All of the entries below should be copied exactly as they appear.

[Saved data entries]
Segment Open
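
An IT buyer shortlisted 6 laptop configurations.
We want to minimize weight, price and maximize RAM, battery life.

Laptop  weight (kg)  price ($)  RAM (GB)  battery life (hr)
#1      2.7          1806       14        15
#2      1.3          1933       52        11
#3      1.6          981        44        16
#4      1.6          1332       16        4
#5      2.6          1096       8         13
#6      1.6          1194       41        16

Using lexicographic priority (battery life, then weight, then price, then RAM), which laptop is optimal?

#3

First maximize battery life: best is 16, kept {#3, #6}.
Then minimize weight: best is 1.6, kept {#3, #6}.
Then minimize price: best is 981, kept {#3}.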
Segment Closed
#### TASK OUTPUT
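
An IT buyer shortlisted 6 laptop configurations.
We want to minimize weight, price and maximize RAM, battery life.

Laptop  weight (kg)  price ($)  RAM (GB)  battery life (hr)
#1      2.7          1806       14        15
#2      1.3          1933       52        11
#3      1.6          981        44        16
#4      1.6          1332       16        4
#5      2.6          1096       8         13
#6      1.6          1194       41        16

Using lexicographic priority (battery life, then weight, then price, then RAM), which laptop is optimal?

#3

First maximize battery life: best is 16, kept {#3, #6}.
Then minimize weight: best is 1.6, kept {#3, #6}.
Then minimize price: best is 981, kept {#3}.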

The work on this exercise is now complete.